Information given

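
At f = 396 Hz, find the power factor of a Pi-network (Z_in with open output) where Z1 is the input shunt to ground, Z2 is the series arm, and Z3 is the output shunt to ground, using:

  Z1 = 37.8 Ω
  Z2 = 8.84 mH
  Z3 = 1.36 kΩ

Step 1 — Angular frequency: ω = 2π·f = 2π·396 = 2488 rad/s.
Step 2 — Component impedances:
  Z1: Z = R = 37.8 Ω
  Z2: Z = jωL = j·2488·0.00884 = 0 + j22 Ω
  Z3: Z = R = 1360 Ω
Step 3 — With open output, the series arm Z2 and the output shunt Z3 appear in series to ground: Z2 + Z3 = 1360 + j22 Ω.
Step 4 — Parallel with input shunt Z1: Z_in = Z1 || (Z2 + Z3) = 36.78 + j0.01608 Ω = 36.78∠0.0° Ω.
Step 5 — Power factor: PF = cos(φ) = Re(Z)/|Z| = 36.78/36.78 = 1.
Step 6 — Type: Im(Z) = 0.01608 ⇒ lagging (phase φ = 0.0°).

PF = 1 (lagging, φ = 0.0°)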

Task directions
Reproduce the full listing above, character for character.

Answer for this exercise
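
At f = 396 Hz, find the power factor of a Pi-network (Z_in with open output) where Z1 is the input shunt to ground, Z2 is the series arm, and Z3 is the output shunt to ground, using:

  Z1 = 37.8 Ω
  Z2 = 8.84 mH
  Z3 = 1.36 kΩ

Step 1 — Angular frequency: ω = 2π·f = 2π·396 = 2488 rad/s.
Step 2 — Component impedances:
  Z1: Z = R = 37.8 Ω
  Z2: Z = jωL = j·2488·0.00884 = 0 + j22 Ω
  Z3: Z = R = 1360 Ω
Step 3 — With open output, the series arm Z2 and the output shunt Z3 appear in series to ground: Z2 + Z3 = 1360 + j22 Ω.
Step 4 — Parallel with input shunt Z1: Z_in = Z1 || (Z2 + Z3) = 36.78 + j0.01608 Ω = 36.78∠0.0° Ω.
Step 5 — Power factor: PF = cos(φ) = Re(Z)/|Z| = 36.78/36.78 = 1.
Step 6 — Type: Im(Z) = 0.01608 ⇒ lagging (phase φ = 0.0°).

PF = 1 (lagging, φ = 0.0°)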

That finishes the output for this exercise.